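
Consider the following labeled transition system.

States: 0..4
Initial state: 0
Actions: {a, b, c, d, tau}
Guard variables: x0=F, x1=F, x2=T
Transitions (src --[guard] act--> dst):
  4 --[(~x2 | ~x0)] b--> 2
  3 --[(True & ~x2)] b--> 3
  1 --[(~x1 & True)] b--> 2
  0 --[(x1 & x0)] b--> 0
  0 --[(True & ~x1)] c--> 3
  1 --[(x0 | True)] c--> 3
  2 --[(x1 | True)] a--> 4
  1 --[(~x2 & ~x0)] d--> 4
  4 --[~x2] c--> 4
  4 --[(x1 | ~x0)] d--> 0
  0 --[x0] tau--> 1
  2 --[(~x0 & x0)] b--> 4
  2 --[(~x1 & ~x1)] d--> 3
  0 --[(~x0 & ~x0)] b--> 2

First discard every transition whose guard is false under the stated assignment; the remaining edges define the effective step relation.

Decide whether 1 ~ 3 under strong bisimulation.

Compute ~ classes (split until stable):
  P[0] = {{0,1,2,3,4}}
  P[1] = {{0,1},{2},{3},{4}}
4 equivalence class(es) (converged in 2)
[1]={0,1}  [3]={3}

Answer: NOT BISIMILAR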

-=-=-=-=-

Exercise aim: Type out the whole listing once more, exactly as written.

Answer space:
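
Consider the following labeled transition system.

States: 0..4
Initial state: 0
Actions: {a, b, c, d, tau}
Guard variables: x0=F, x1=F, x2=T
Transitions (src --[guard] act--> dst):
  4 --[(~x2 | ~x0)] b--> 2
  3 --[(True & ~x2)] b--> 3
  1 --[(~x1 & True)] b--> 2
  0 --[(x1 & x0)] b--> 0
  0 --[(True & ~x1)] c--> 3
  1 --[(x0 | True)] c--> 3
  2 --[(x1 | True)] a--> 4
  1 --[(~x2 & ~x0)] d--> 4
  4 --[~x2] c--> 4
  4 --[(x1 | ~x0)] d--> 0
  0 --[x0] tau--> 1
  2 --[(~x0 & x0)] b--> 4
  2 --[(~x1 & ~x1)] d--> 3
  0 --[(~x0 & ~x0)] b--> 2

First discard every transition whose guard is false under the stated assignment; the remaining edges define the effective step relation.

Decide whether 1 ~ 3 under strong bisimulation.

Compute ~ classes (split until stable):
  P[0] = {{0,1,2,3,4}}
  P[1] = {{0,1},{2},{3},{4}}
4 equivalence class(es) (converged in 2)
[1]={0,1}  [3]={3}

Answer: NOT BISIMILAR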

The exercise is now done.